* The problem
Set down the records below in full, exactly as they read.

Collection entries
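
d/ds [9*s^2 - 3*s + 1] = 18*s - 3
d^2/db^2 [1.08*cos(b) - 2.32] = -1.08*cos(b)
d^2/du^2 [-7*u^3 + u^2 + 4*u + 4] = 2 - 42*u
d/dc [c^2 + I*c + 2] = 2*c + I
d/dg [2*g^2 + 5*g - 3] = 4*g + 5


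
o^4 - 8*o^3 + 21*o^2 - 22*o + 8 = (o - 4)*(o - 2)*(o - 1)^2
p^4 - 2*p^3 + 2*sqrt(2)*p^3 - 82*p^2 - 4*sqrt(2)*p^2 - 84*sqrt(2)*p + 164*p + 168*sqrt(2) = (p - 2)*(p - 6*sqrt(2))*(p + sqrt(2))*(p + 7*sqrt(2))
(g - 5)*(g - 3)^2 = g^3 - 11*g^2 + 39*g - 45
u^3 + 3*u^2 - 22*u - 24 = (u - 4)*(u + 1)*(u + 6)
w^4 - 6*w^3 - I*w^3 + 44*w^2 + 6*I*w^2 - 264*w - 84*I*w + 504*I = (w - 6)*(w - 6*I)*(w - 2*I)*(w + 7*I)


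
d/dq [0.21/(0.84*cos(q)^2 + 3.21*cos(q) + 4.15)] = (0.3528*cos(q) + 0.6741)*sin(q)/(0.84*cos(q)^2 + 3.21*cos(q) + 4.15)^2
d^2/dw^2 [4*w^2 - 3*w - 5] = 8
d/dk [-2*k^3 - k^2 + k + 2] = -6*k^2 - 2*k + 1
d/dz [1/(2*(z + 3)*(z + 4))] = (-z - 7/2)/(z^4 + 14*z^3 + 73*z^2 + 168*z + 144)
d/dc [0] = 0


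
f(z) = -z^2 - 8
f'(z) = -2*z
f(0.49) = -8.24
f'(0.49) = -0.98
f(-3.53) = -20.46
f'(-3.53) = 7.06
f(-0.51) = -8.26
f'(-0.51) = 1.02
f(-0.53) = -8.28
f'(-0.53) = 1.06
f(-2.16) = -12.67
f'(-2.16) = 4.32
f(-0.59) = -8.35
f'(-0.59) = 1.18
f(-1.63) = -10.66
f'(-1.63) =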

* Your response
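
d/ds [9*s^2 - 3*s + 1] = 18*s - 3
d^2/db^2 [1.08*cos(b) - 2.32] = -1.08*cos(b)
d^2/du^2 [-7*u^3 + u^2 + 4*u + 4] = 2 - 42*u
d/dc [c^2 + I*c + 2] = 2*c + I
d/dg [2*g^2 + 5*g - 3] = 4*g + 5


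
o^4 - 8*o^3 + 21*o^2 - 22*o + 8 = (o - 4)*(o - 2)*(o - 1)^2
p^4 - 2*p^3 + 2*sqrt(2)*p^3 - 82*p^2 - 4*sqrt(2)*p^2 - 84*sqrt(2)*p + 164*p + 168*sqrt(2) = (p - 2)*(p - 6*sqrt(2))*(p + sqrt(2))*(p + 7*sqrt(2))
(g - 5)*(g - 3)^2 = g^3 - 11*g^2 + 39*g - 45
u^3 + 3*u^2 - 22*u - 24 = (u - 4)*(u + 1)*(u + 6)
w^4 - 6*w^3 - I*w^3 + 44*w^2 + 6*I*w^2 - 264*w - 84*I*w + 504*I = (w - 6)*(w - 6*I)*(w - 2*I)*(w + 7*I)


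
d/dq [0.21/(0.84*cos(q)^2 + 3.21*cos(q) + 4.15)] = (0.3528*cos(q) + 0.6741)*sin(q)/(0.84*cos(q)^2 + 3.21*cos(q) + 4.15)^2
d^2/dw^2 [4*w^2 - 3*w - 5] = 8
d/dk [-2*k^3 - k^2 + k + 2] = -6*k^2 - 2*k + 1
d/dz [1/(2*(z + 3)*(z + 4))] = (-z - 7/2)/(z^4 + 14*z^3 + 73*z^2 + 168*z + 144)
d/dc [0] = 0


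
f(z) = -z^2 - 8
f'(z) = -2*z
f(0.49) = -8.24
f'(0.49) = -0.98
f(-3.53) = -20.46
f'(-3.53) = 7.06
f(-0.51) = -8.26
f'(-0.51) = 1.02
f(-0.53) = -8.28
f'(-0.53) = 1.06
f(-2.16) = -12.67
f'(-2.16) = 4.32
f(-0.59) = -8.35
f'(-0.59) = 1.18
f(-1.63) = -10.66
f'(-1.63) =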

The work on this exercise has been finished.